- Work required:
Filter the material below down to the lines with the word "occupying" and give those lines.

- Given information:
.....

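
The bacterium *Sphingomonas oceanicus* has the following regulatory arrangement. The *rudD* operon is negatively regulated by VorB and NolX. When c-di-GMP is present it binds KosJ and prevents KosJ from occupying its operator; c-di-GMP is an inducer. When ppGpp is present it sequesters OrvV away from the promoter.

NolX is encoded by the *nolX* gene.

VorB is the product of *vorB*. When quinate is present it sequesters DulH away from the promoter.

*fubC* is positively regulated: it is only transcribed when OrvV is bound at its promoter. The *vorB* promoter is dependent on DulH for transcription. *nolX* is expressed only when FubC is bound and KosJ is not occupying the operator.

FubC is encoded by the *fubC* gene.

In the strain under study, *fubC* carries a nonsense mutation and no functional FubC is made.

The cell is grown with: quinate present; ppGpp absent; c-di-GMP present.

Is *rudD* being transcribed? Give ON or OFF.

ON

Quinate is present, so DulH is inactive.
Required activator DulH is absent, so *vorB* is not transcribed.
So VorB is not produced.
c-di-GMP is present, so KosJ is inactive.
FubC is non-functional in this strain, so it has no effect.
Required activator FubC is absent, so *nolX* is not transcribed.
So NolX is not produced.
With no repressor bound, *rudD* is transcribed.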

.....

- The answer:
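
The bacterium *Sphingomonas oceanicus* has the following regulatory arrangement. The *rudD* operon is negatively regulated by VorB and NolX. When c-di-GMP is present it binds KosJ and prevents KosJ from occupying its operator; c-di-GMP is an inducer. When ppGpp is present it sequesters OrvV away from the promoter.
*fubC* is positively regulated: it is only transcribed when OrvV is bound at its promoter. The *vorB* promoter is dependent on DulH for transcription. *nolX* is expressed only when FubC is bound and KosJ is not occupying the operator.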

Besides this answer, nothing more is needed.